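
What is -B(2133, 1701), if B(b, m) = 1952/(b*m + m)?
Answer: -976/1814967 ≈ -0.00053775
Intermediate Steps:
B(b, m) = 1952/(m + b*m)
-B(2133, 1701) = -1952/(1701*(1 + 2133)) = -1952/(1701*2134) = -1*976/1814967 = -976/1814967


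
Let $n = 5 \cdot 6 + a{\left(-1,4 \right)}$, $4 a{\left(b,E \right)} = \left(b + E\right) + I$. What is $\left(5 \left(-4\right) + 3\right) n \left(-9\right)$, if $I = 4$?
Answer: $\frac{19431}{4} \approx 4857.8$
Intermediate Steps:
$a{\left(b,E \right)} = 1 + \frac{E}{4} + \frac{b}{4}$ ($a{\left(b,E \right)} = \frac{\left(b + E\right) + 4}{4} = \frac{\left(E + b\right) + 4}{4} = \frac{4 + E + b}{4} = 1 + \frac{E}{4} + \frac{b}{4}$)
$n = \frac{127}{4}$ ($n = 5 \cdot 6 + \left(1 + \frac{1}{4} \cdot 4 + \frac{1}{4} \left(-1\right)\right) = 30 + \left(1 + 1 - \frac{1}{4}\right) = 30 + \frac{7}{4} = \frac{127}{4} \approx 31.75$)
$\left(5 \left(-4\right) + 3\right) n \left(-9\right) = \left(5 \left(-4\right) + 3\right) \frac{127}{4} \left(-9\right) = \left(-20 + 3\right) \frac{127}{4} \left(-9\right) = \left(-17\right) \frac{127}{4} \left(-9\right) = \left(- \frac{2159}{4}\right) \left(-9\right) = \frac{19431}{4}$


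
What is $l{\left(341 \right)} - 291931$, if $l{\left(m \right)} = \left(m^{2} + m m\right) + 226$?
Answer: $-59143$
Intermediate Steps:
$l{\left(m \right)} = 226 + 2 m^{2}$ ($l{\left(m \right)} = \left(m^{2} + m^{2}\right) + 226 = 2 m^{2} + 226 = 226 + 2 m^{2}$)
$l{\left(341 \right)} - 291931 = \left(226 + 2 \cdot 341^{2}\right) - 291931 = \left(226 + 2 \cdot 116281\right) - 291931 = \left(226 + 232562\right) - 291931 = 232788 - 291931 = -59143$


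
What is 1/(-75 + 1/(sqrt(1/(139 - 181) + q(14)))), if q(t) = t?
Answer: -14675/1100611 - sqrt(24654)/3301833 ≈ -0.013381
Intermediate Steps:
1/(-75 + 1/(sqrt(1/(139 - 181) + q(14)))) = 1/(-75 + 1/(sqrt(1/(139 - 181) + 14))) = 1/(-75 + 1/(sqrt(1/(-42) + 14))) = 1/(-75 + 1/(sqrt(-1/42 + 14))) = 1/(-75 + 1/(sqrt(587/42))) = 1/(-75 + 1/(sqrt(24654)/42)) = 1/(-75 + sqrt(24654)/587)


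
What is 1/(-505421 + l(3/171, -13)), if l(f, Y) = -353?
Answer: -1/505774 ≈ -1.9772e-6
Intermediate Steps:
1/(-505421 + l(3/171, -13)) = 1/(-505421 - 353) = 1/(-505774) = -1/505774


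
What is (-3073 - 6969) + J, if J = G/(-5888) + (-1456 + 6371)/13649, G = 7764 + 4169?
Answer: -807162397101/80365312 ≈ -10044.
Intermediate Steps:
G = 11933
J = -133933997/80365312 (J = 11933/(-5888) + (-1456 + 6371)/13649 = 11933*(-1/5888) + 4915*(1/13649) = -11933/5888 + 4915/13649 = -133933997/80365312 ≈ -1.6666)
(-3073 - 6969) + J = (-3073 - 6969) - 133933997/80365312 = -10042 - 133933997/80365312 = -807162397101/80365312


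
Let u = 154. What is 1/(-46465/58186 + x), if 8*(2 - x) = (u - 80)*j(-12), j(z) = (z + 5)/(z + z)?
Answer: -2792928/4179551 ≈ -0.66824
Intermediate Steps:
j(z) = (5 + z)/(2*z) (j(z) = (5 + z)/((2*z)) = (5 + z)*(1/(2*z)) = (5 + z)/(2*z))
x = -67/96 (x = 2 - (154 - 80)*(½)*(5 - 12)/(-12)/8 = 2 - 37*(½)*(-1/12)*(-7)/4 = 2 - 37*7/(4*24) = 2 - ⅛*259/12 = 2 - 259/96 = -67/96 ≈ -0.69792)
1/(-46465/58186 + x) = 1/(-46465/58186 - 67/96) = 1/(-4179551/2792928) = -2792928/4179551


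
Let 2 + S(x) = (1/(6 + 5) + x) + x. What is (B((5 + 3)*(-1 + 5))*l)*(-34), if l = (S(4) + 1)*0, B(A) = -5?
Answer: 0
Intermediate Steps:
S(x) = -21/11 + 2*x (S(x) = -2 + ((1/(6 + 5) + x) + x) = -2 + ((1/11 + x) + x) = -2 + (1/11 + 2*x) = -21/11 + 2*x)
l = 0 (l = ((-21/11 + 2*4) + 1)*0 = ((-21/11 + 8) + 1)*0 = (67/11 + 1)*0 = (78/11)*0 = 0)
(B((5 + 3)*(-1 + 5))*l)*(-34) = -5*0*(-34) = 0*(-34) = 0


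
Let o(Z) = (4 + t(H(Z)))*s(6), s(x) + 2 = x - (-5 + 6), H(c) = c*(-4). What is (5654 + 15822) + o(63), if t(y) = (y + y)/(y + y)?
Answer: 21491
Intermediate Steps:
H(c) = -4*c
s(x) = -3 + x (s(x) = -2 + (x - (-5 + 6)) = -2 + (x - 1*1) = -2 + (x - 1) = -2 + (-1 + x) = -3 + x)
t(y) = 1 (t(y) = (2*y)/((2*y)) = (2*y)*(1/(2*y)) = 1)
o(Z) = 15 (o(Z) = (4 + 1)*(-3 + 6) = 5*3 = 15)
(5654 + 15822) + o(63) = (5654 + 15822) + 15 = 21476 + 15 = 21491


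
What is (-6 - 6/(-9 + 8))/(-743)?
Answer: 0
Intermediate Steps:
(-6 - 6/(-9 + 8))/(-743) = (-6 - 6/(-1))*(-1/743) = (-6 - 1*(-6))*(-1/743) = (-6 + 6)*(-1/743) = 0*(-1/743) = 0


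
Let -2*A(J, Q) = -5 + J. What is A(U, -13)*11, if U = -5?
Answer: 55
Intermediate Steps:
A(J, Q) = 5/2 - J/2 (A(J, Q) = -(-5 + J)/2 = 5/2 - J/2)
A(U, -13)*11 = (5/2 - 1/2*(-5))*11 = (5/2 + 5/2)*11 = 5*11 = 55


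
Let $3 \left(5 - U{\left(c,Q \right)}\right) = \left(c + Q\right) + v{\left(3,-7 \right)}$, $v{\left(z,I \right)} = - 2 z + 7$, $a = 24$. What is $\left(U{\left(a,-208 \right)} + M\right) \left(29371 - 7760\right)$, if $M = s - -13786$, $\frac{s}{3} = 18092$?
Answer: $1472314208$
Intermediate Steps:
$s = 54276$ ($s = 3 \cdot 18092 = 54276$)
$v{\left(z,I \right)} = 7 - 2 z$
$U{\left(c,Q \right)} = \frac{14}{3} - \frac{Q}{3} - \frac{c}{3}$ ($U{\left(c,Q \right)} = 5 - \frac{\left(c + Q\right) + \left(7 - 6\right)}{3} = 5 - \frac{\left(Q + c\right) + \left(7 - 6\right)}{3} = 5 - \frac{\left(Q + c\right) + 1}{3} = 5 - \frac{1 + Q + c}{3} = 5 - \left(\frac{1}{3} + \frac{Q}{3} + \frac{c}{3}\right) = \frac{14}{3} - \frac{Q}{3} - \frac{c}{3}$)
$M = 68062$ ($M = 54276 - -13786 = 54276 + 13786 = 68062$)
$\left(U{\left(a,-208 \right)} + M\right) \left(29371 - 7760\right) = \left(\left(\frac{14}{3} - - \frac{208}{3} - 8\right) + 68062\right) \left(29371 - 7760\right) = \left(\left(\frac{14}{3} + \frac{208}{3} - 8\right) + 68062\right) 21611 = \left(66 + 68062\right) 21611 = 68128 \cdot 21611 = 1472314208$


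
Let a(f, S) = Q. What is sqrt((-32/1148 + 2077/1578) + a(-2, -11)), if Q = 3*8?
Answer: sqrt(5186785154754)/452886 ≈ 5.0288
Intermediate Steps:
Q = 24
a(f, S) = 24
sqrt((-32/1148 + 2077/1578) + a(-2, -11)) = sqrt((-32/1148 + 2077/1578) + 24) = sqrt((-32*1/1148 + 2077*(1/1578)) + 24) = sqrt((-8/287 + 2077/1578) + 24) = sqrt(583475/452886 + 24) = sqrt(11452739/452886) = sqrt(5186785154754)/452886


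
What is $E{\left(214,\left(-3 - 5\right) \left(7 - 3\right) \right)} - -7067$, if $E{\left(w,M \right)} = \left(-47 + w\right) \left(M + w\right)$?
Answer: $37461$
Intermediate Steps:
$E{\left(214,\left(-3 - 5\right) \left(7 - 3\right) \right)} - -7067 = \left(214^{2} - 47 \left(-3 - 5\right) \left(7 - 3\right) - 10058 + \left(-3 - 5\right) \left(7 - 3\right) 214\right) - -7067 = \left(45796 - 47 \left(-3 - 5\right) 4 - 10058 + \left(-3 - 5\right) 4 \cdot 214\right) + 7067 = \left(45796 - 47 \left(\left(-8\right) 4\right) - 10058 + \left(-8\right) 4 \cdot 214\right) + 7067 = \left(45796 - -1504 - 10058 - 6848\right) + 7067 = \left(45796 + 1504 - 10058 - 6848\right) + 7067 = 30394 + 7067 = 37461$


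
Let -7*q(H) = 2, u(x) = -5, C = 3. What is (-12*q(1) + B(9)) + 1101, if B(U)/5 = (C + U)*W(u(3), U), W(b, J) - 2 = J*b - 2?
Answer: -11169/7 ≈ -1595.6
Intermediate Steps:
W(b, J) = J*b (W(b, J) = 2 + (J*b - 2) = 2 + (-2 + J*b) = J*b)
q(H) = -2/7 (q(H) = -⅐*2 = -2/7)
B(U) = -25*U*(3 + U) (B(U) = 5*((3 + U)*(U*(-5))) = 5*((3 + U)*(-5*U)) = 5*(-5*U*(3 + U)) = -25*U*(3 + U))
(-12*q(1) + B(9)) + 1101 = (-12*(-2/7) - 25*9*(3 + 9)) + 1101 = (24/7 - 25*9*12) + 1101 = (24/7 - 2700) + 1101 = -18876/7 + 1101 = -11169/7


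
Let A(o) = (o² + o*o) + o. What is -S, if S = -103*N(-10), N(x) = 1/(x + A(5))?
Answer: 103/45 ≈ 2.2889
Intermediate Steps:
A(o) = o + 2*o² (A(o) = (o² + o²) + o = 2*o² + o = o + 2*o²)
N(x) = 1/(55 + x) (N(x) = 1/(x + 5*(1 + 2*5)) = 1/(x + 5*(1 + 10)) = 1/(x + 5*11) = 1/(x + 55) = 1/(55 + x))
S = -103/45 (S = -103/(55 - 10) = -103/45 ≈ -2.2889)
-S = -1*(-103/45) = 103/45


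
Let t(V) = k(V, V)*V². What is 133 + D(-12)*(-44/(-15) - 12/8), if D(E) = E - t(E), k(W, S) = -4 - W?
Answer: -7677/5 ≈ -1535.4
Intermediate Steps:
t(V) = V²*(-4 - V) (t(V) = (-4 - V)*V² = V²*(-4 - V))
D(E) = E - E²*(-4 - E)
133 + D(-12)*(-44/(-15) - 12/8) = 133 + (-12*(1 - 12*(4 - 12)))*(-44/(-15) - 12/8) = 133 + (-12*(1 - 12*(-8)))*(-44*(-1/15) - 12*⅛) = 133 + (-12*(1 + 96))*(44/15 - 3/2) = 133 - 12*97*(43/30) = 133 - 1164*43/30 = 133 - 8342/5 = -7677/5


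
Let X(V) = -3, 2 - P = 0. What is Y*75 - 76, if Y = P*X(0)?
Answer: -526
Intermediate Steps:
P = 2 (P = 2 - 1*0 = 2 + 0 = 2)
Y = -6 (Y = 2*(-3) = -6)
Y*75 - 76 = -6*75 - 76 = -450 - 76 = -526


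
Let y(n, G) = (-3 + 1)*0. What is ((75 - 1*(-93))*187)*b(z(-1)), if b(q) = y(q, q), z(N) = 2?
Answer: 0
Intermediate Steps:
y(n, G) = 0 (y(n, G) = -2*0 = 0)
b(q) = 0
((75 - 1*(-93))*187)*b(z(-1)) = ((75 - 1*(-93))*187)*0 = ((75 + 93)*187)*0 = (168*187)*0 = 31416*0 = 0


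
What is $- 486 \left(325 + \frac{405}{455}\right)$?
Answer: $- \frac{14412816}{91} \approx -1.5838 \cdot 10^{5}$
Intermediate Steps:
$- 486 \left(325 + \frac{405}{455}\right) = - 486 \left(325 + 405 \cdot \frac{1}{455}\right) = - 486 \left(325 + \frac{81}{91}\right) = \left(-486\right) \frac{29656}{91} = - \frac{14412816}{91}$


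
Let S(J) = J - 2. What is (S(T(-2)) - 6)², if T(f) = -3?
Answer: 121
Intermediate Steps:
S(J) = -2 + J
(S(T(-2)) - 6)² = ((-2 - 3) - 6)² = (-5 - 6)² = (-11)² = 121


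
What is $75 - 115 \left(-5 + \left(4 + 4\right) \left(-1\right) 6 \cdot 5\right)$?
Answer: $28250$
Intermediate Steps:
$75 - 115 \left(-5 + \left(4 + 4\right) \left(-1\right) 6 \cdot 5\right) = 75 - 115 \left(-5 + 8 \left(-1\right) 30\right) = 75 - 115 \left(-5 - 240\right) = 75 - -28175 = 75 + 28175 = 28250$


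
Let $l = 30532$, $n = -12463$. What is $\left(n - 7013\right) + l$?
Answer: $11056$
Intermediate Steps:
$\left(n - 7013\right) + l = \left(-12463 - 7013\right) + 30532 = -19476 + 30532 = 11056$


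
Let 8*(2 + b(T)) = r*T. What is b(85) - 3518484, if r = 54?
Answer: -14071649/4 ≈ -3.5179e+6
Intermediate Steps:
b(T) = -2 + 27*T/4 (b(T) = -2 + (54*T)/8 = -2 + 27*T/4)
b(85) - 3518484 = (-2 + (27/4)*85) - 3518484 = (-2 + 2295/4) - 3518484 = 2287/4 - 3518484 = -14071649/4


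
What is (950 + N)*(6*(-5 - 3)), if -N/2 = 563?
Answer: 8448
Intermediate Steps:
N = -1126 (N = -2*563 = -1126)
(950 + N)*(6*(-5 - 3)) = (950 - 1126)*(6*(-5 - 3)) = -1056*(-8) = -176*(-48) = 8448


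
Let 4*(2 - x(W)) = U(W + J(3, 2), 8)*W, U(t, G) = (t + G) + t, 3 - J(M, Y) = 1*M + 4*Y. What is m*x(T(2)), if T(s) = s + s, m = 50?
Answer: 100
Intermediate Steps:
J(M, Y) = 3 - M - 4*Y (J(M, Y) = 3 - (1*M + 4*Y) = 3 - (M + 4*Y) = 3 + (-M - 4*Y) = 3 - M - 4*Y)
U(t, G) = G + 2*t (U(t, G) = (G + t) + t = G + 2*t)
T(s) = 2*s
x(W) = 2 - W*(-8 + 2*W)/4 (x(W) = 2 - (8 + 2*(W + (3 - 1*3 - 4*2)))*W/4 = 2 - (8 + 2*(W + (3 - 3 - 8)))*W/4 = 2 - (8 + 2*(W - 8))*W/4 = 2 - (8 + 2*(-8 + W))*W/4 = 2 - (8 + (-16 + 2*W))*W/4 = 2 - (-8 + 2*W)*W/4 = 2 - W*(-8 + 2*W)/4)
m*x(T(2)) = 50*(2 - 2*2*(-4 + 2*2)/2) = 50*(2 - ½*4*(-4 + 4)) = 50*(2 - ½*4*0) = 50*(2 + 0) = 50*2 = 100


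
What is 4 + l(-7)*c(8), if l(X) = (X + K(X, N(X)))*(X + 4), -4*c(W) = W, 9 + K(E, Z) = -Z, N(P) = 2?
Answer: -104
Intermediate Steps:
K(E, Z) = -9 - Z
c(W) = -W/4
l(X) = (-11 + X)*(4 + X) (l(X) = (X + (-9 - 1*2))*(X + 4) = (X + (-9 - 2))*(4 + X) = (X - 11)*(4 + X) = (-11 + X)*(4 + X))
4 + l(-7)*c(8) = 4 + (-44 + (-7)² - 7*(-7))*(-¼*8) = 4 + (-44 + 49 + 49)*(-2) = 4 + 54*(-2) = 4 - 108 = -104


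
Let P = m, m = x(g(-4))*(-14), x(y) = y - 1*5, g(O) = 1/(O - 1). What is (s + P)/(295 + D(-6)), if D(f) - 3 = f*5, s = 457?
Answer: 2649/1340 ≈ 1.9769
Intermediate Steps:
g(O) = 1/(-1 + O)
x(y) = -5 + y (x(y) = y - 5 = -5 + y)
D(f) = 3 + 5*f (D(f) = 3 + f*5 = 3 + 5*f)
m = 364/5 (m = (-5 + 1/(-1 - 4))*(-14) = (-5 + 1/(-5))*(-14) = (-5 - 1/5)*(-14) = -26/5*(-14) = 364/5 ≈ 72.800)
P = 364/5 ≈ 72.800
(s + P)/(295 + D(-6)) = (457 + 364/5)/(295 + (3 + 5*(-6))) = 2649/(5*(295 + (3 - 30))) = 2649/(5*(295 - 27)) = (2649/5)/268 = (2649/5)*(1/268) = 2649/1340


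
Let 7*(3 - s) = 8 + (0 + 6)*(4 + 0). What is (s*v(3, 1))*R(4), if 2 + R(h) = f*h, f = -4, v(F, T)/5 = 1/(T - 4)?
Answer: -330/7 ≈ -47.143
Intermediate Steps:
v(F, T) = 5/(-4 + T) (v(F, T) = 5/(T - 4) = 5/(-4 + T))
R(h) = -2 - 4*h
s = -11/7 (s = 3 - (8 + (0 + 6)*(4 + 0))/7 = 3 - (8 + 6*4)/7 = 3 - (8 + 24)/7 = 3 - 1/7*32 = 3 - 32/7 = -11/7 ≈ -1.5714)
(s*v(3, 1))*R(4) = (-55/(7*(-4 + 1)))*(-2 - 4*4) = (-55/(7*(-3)))*(-2 - 16) = -55*(-1)/(7*3)*(-18) = -11/7*(-5/3)*(-18) = (55/21)*(-18) = -330/7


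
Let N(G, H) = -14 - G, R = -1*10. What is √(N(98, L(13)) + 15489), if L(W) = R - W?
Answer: √15377 ≈ 124.00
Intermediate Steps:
R = -10
L(W) = -10 - W
√(N(98, L(13)) + 15489) = √((-14 - 1*98) + 15489) = √((-14 - 98) + 15489) = √(-112 + 15489) = √15377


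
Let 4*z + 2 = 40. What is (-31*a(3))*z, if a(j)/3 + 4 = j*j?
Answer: -8835/2 ≈ -4417.5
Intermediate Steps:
a(j) = -12 + 3*j**2 (a(j) = -12 + 3*(j*j) = -12 + 3*j**2)
z = 19/2 (z = -1/2 + (1/4)*40 = -1/2 + 10 = 19/2 ≈ 9.5000)
(-31*a(3))*z = -31*(-12 + 3*3**2)*(19/2) = -31*(-12 + 3*9)*(19/2) = -31*(-12 + 27)*(19/2) = -31*15*(19/2) = -465*19/2 = -8835/2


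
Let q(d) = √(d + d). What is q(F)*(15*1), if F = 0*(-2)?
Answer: 0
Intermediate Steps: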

◇ ◇ ◇ ◇

■ THE PROBLEM ■
Working from the data above, extract solely the lines from the one containing "Answer: 121" through the one containing "Answer: $11056$", exactly as they appear, both included.

■ YOUR RESPONSE ■
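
Answer: 121
Intermediate Steps:
S(J) = -2 + J
(S(T(-2)) - 6)² = ((-2 - 3) - 6)² = (-5 - 6)² = (-11)² = 121


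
What is $75 - 115 \left(-5 + \left(4 + 4\right) \left(-1\right) 6 \cdot 5\right)$?
Answer: $28250$
Intermediate Steps:
$75 - 115 \left(-5 + \left(4 + 4\right) \left(-1\right) 6 \cdot 5\right) = 75 - 115 \left(-5 + 8 \left(-1\right) 30\right) = 75 - 115 \left(-5 - 240\right) = 75 - -28175 = 75 + 28175 = 28250$


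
Let $l = 30532$, $n = -12463$. What is $\left(n - 7013\right) + l$?
Answer: $11056$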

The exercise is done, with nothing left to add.